== SOURCE RECORDS ==
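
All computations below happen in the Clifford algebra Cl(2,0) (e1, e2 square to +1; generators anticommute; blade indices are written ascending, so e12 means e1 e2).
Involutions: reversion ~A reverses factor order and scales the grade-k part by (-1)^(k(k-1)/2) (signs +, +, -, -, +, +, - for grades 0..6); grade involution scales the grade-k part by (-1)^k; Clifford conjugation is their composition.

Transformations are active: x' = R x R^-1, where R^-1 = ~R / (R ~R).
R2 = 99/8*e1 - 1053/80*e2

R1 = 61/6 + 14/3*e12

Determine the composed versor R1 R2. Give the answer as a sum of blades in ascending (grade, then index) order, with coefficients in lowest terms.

Distribute over the terms of R1 (each basis-blade product reordered to ascending indices, repeated generators contracted through their squares):
(61/6) R2 = 2013/16*e1 - 21411/160*e2
(14/3*e12) R2 = -2457/40*e1 - 231/4*e2
Summing the partial products and collecting blades:
Answer: 5151/80*e1 - 30651/160*e2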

== WHAT YOU SHOULD DO ==
Your task is to retype the records above exactly.

== OUTPUT OF THE EXERCISE ==
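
All computations below happen in the Clifford algebra Cl(2,0) (e1, e2 square to +1; generators anticommute; blade indices are written ascending, so e12 means e1 e2).
Involutions: reversion ~A reverses factor order and scales the grade-k part by (-1)^(k(k-1)/2) (signs +, +, -, -, +, +, - for grades 0..6); grade involution scales the grade-k part by (-1)^k; Clifford conjugation is their composition.

Transformations are active: x' = R x R^-1, where R^-1 = ~R / (R ~R).
R2 = 99/8*e1 - 1053/80*e2

R1 = 61/6 + 14/3*e12

Determine the composed versor R1 R2. Give the answer as a sum of blades in ascending (grade, then index) order, with coefficients in lowest terms.

Distribute over the terms of R1 (each basis-blade product reordered to ascending indices, repeated generators contracted through their squares):
(61/6) R2 = 2013/16*e1 - 21411/160*e2
(14/3*e12) R2 = -2457/40*e1 - 231/4*e2
Summing the partial products and collecting blades:
Answer: 5151/80*e1 - 30651/160*e2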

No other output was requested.